**What the exercise asks:** Line by line, output the entries below exactly as they appear.

Segment Start: Supplied data

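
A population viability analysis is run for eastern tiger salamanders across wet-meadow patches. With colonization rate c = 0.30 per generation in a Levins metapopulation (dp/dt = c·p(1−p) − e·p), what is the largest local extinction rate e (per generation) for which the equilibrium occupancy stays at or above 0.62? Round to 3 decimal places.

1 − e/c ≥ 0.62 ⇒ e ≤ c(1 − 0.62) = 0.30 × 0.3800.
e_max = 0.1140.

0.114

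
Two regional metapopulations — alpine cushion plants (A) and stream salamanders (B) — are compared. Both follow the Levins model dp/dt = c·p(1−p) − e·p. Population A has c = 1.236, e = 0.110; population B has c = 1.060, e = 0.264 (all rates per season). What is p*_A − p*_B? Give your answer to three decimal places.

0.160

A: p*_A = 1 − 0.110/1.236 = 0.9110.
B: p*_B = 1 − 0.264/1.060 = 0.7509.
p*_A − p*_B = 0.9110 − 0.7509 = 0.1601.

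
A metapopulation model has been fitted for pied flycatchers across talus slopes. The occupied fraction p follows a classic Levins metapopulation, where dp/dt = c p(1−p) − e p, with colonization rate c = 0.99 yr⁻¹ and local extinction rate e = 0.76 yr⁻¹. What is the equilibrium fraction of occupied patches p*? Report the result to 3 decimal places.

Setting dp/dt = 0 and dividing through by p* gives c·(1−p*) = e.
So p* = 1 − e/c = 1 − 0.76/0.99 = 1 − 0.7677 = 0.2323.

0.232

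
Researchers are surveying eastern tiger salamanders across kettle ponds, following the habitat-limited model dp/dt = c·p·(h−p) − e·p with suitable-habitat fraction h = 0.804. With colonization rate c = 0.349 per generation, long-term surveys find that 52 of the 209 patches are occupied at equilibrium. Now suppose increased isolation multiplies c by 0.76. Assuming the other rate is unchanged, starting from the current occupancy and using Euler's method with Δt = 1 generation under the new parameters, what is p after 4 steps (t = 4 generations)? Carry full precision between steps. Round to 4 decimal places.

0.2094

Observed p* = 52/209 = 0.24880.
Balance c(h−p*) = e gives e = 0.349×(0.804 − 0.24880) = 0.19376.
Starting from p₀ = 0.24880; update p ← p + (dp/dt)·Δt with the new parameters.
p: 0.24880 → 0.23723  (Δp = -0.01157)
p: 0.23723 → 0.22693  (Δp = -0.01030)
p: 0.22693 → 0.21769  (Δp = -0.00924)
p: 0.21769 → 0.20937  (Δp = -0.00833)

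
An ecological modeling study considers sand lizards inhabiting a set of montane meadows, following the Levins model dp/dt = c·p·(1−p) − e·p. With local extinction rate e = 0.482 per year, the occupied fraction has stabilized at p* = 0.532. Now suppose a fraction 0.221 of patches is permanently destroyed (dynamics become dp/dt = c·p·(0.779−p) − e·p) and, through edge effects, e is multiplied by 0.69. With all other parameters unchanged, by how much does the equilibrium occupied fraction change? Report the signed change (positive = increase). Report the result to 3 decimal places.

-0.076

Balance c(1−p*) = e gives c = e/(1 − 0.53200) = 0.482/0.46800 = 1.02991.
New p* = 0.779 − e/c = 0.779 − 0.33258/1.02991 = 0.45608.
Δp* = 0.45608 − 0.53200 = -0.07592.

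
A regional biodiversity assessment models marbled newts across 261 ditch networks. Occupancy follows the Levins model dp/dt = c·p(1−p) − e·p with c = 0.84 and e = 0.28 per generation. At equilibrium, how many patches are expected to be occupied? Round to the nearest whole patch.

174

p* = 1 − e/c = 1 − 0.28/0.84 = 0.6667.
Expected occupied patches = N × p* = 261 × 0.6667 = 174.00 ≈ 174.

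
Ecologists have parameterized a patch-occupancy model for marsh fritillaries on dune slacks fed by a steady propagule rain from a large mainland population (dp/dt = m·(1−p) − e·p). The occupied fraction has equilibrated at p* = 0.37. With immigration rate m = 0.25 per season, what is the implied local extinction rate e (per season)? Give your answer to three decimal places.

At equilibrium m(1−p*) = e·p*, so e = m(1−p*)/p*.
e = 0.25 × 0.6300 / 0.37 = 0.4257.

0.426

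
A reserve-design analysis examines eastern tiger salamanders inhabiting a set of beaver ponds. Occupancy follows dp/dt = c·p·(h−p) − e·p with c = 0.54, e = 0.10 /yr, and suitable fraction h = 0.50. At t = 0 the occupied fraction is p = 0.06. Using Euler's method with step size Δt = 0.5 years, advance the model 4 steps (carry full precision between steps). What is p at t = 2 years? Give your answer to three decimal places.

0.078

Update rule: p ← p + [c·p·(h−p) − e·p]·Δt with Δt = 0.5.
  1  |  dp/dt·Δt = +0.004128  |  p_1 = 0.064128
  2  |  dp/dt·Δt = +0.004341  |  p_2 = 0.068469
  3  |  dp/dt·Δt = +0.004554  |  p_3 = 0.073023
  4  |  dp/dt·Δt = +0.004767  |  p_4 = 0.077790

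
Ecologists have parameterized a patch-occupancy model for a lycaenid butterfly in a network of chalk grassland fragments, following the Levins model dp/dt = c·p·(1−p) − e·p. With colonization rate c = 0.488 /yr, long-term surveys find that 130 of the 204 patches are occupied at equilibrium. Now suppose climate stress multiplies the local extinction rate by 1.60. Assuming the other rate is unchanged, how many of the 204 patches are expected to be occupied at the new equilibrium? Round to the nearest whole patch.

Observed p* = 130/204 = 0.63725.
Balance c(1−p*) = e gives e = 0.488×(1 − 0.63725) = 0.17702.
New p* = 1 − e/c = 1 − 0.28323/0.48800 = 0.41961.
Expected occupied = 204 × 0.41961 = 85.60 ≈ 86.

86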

Segment End: Supplied data

**Written answer:**
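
A population viability analysis is run for eastern tiger salamanders across wet-meadow patches. With colonization rate c = 0.30 per generation in a Levins metapopulation (dp/dt = c·p(1−p) − e·p), what is the largest local extinction rate e (per generation) for which the equilibrium occupancy stays at or above 0.62? Round to 3 decimal places.

1 − e/c ≥ 0.62 ⇒ e ≤ c(1 − 0.62) = 0.30 × 0.3800.
e_max = 0.1140.

0.114

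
Two regional metapopulations — alpine cushion plants (A) and stream salamanders (B) — are compared. Both follow the Levins model dp/dt = c·p(1−p) − e·p. Population A has c = 1.236, e = 0.110; population B has c = 1.060, e = 0.264 (all rates per season). What is p*_A − p*_B? Give your answer to three decimal places.

0.160

A: p*_A = 1 − 0.110/1.236 = 0.9110.
B: p*_B = 1 − 0.264/1.060 = 0.7509.
p*_A − p*_B = 0.9110 − 0.7509 = 0.1601.

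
A metapopulation model has been fitted for pied flycatchers across talus slopes. The occupied fraction p follows a classic Levins metapopulation, where dp/dt = c p(1−p) − e p, with colonization rate c = 0.99 yr⁻¹ and local extinction rate e = 0.76 yr⁻¹. What is the equilibrium fraction of occupied patches p*? Report the result to 3 decimal places.

Setting dp/dt = 0 and dividing through by p* gives c·(1−p*) = e.
So p* = 1 − e/c = 1 − 0.76/0.99 = 1 − 0.7677 = 0.2323.

0.232

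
Researchers are surveying eastern tiger salamanders across kettle ponds, following the habitat-limited model dp/dt = c·p·(h−p) − e·p with suitable-habitat fraction h = 0.804. With colonization rate c = 0.349 per generation, long-term surveys find that 52 of the 209 patches are occupied at equilibrium. Now suppose increased isolation multiplies c by 0.76. Assuming the other rate is unchanged, starting from the current occupancy and using Euler's method with Δt = 1 generation under the new parameters, what is p after 4 steps (t = 4 generations)? Carry full precision between steps. Round to 4 decimal places.

0.2094

Observed p* = 52/209 = 0.24880.
Balance c(h−p*) = e gives e = 0.349×(0.804 − 0.24880) = 0.19376.
Starting from p₀ = 0.24880; update p ← p + (dp/dt)·Δt with the new parameters.
p: 0.24880 → 0.23723  (Δp = -0.01157)
p: 0.23723 → 0.22693  (Δp = -0.01030)
p: 0.22693 → 0.21769  (Δp = -0.00924)
p: 0.21769 → 0.20937  (Δp = -0.00833)

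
An ecological modeling study considers sand lizards inhabiting a set of montane meadows, following the Levins model dp/dt = c·p·(1−p) − e·p. With local extinction rate e = 0.482 per year, the occupied fraction has stabilized at p* = 0.532. Now suppose a fraction 0.221 of patches is permanently destroyed (dynamics become dp/dt = c·p·(0.779−p) − e·p) and, through edge effects, e is multiplied by 0.69. With all other parameters unchanged, by how much does the equilibrium occupied fraction change? Report the signed change (positive = increase). Report the result to 3 decimal places.

-0.076

Balance c(1−p*) = e gives c = e/(1 − 0.53200) = 0.482/0.46800 = 1.02991.
New p* = 0.779 − e/c = 0.779 − 0.33258/1.02991 = 0.45608.
Δp* = 0.45608 − 0.53200 = -0.07592.

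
A regional biodiversity assessment models marbled newts across 261 ditch networks. Occupancy follows the Levins model dp/dt = c·p(1−p) − e·p with c = 0.84 and e = 0.28 per generation. At equilibrium, how many patches are expected to be occupied? Round to the nearest whole patch.

174

p* = 1 − e/c = 1 − 0.28/0.84 = 0.6667.
Expected occupied patches = N × p* = 261 × 0.6667 = 174.00 ≈ 174.

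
Ecologists have parameterized a patch-occupancy model for marsh fritillaries on dune slacks fed by a steady propagule rain from a large mainland population (dp/dt = m·(1−p) − e·p). The occupied fraction has equilibrated at p* = 0.37. With immigration rate m = 0.25 per season, what is the implied local extinction rate e (per season)? Give your answer to three decimal places.

At equilibrium m(1−p*) = e·p*, so e = m(1−p*)/p*.
e = 0.25 × 0.6300 / 0.37 = 0.4257.

0.426

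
A reserve-design analysis examines eastern tiger salamanders inhabiting a set of beaver ponds. Occupancy follows dp/dt = c·p·(h−p) − e·p with c = 0.54, e = 0.10 /yr, and suitable fraction h = 0.50. At t = 0 the occupied fraction is p = 0.06. Using Euler's method with step size Δt = 0.5 years, advance the model 4 steps (carry full precision between steps). What is p at t = 2 years? Give your answer to three decimal places.

0.078

Update rule: p ← p + [c·p·(h−p) − e·p]·Δt with Δt = 0.5.
  1  |  dp/dt·Δt = +0.004128  |  p_1 = 0.064128
  2  |  dp/dt·Δt = +0.004341  |  p_2 = 0.068469
  3  |  dp/dt·Δt = +0.004554  |  p_3 = 0.073023
  4  |  dp/dt·Δt = +0.004767  |  p_4 = 0.077790

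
Ecologists have parameterized a patch-occupancy model for a lycaenid butterfly in a network of chalk grassland fragments, following the Levins model dp/dt = c·p·(1−p) − e·p. With colonization rate c = 0.488 /yr, long-term surveys find that 130 of the 204 patches are occupied at equilibrium. Now suppose climate stress multiplies the local extinction rate by 1.60. Assuming the other rate is unchanged, how many of the 204 patches are expected to be occupied at the new equilibrium? Round to the nearest whole patch.

Observed p* = 130/204 = 0.63725.
Balance c(1−p*) = e gives e = 0.488×(1 − 0.63725) = 0.17702.
New p* = 1 − e/c = 1 − 0.28323/0.48800 = 0.41961.
Expected occupied = 204 × 0.41961 = 85.60 ≈ 86.

86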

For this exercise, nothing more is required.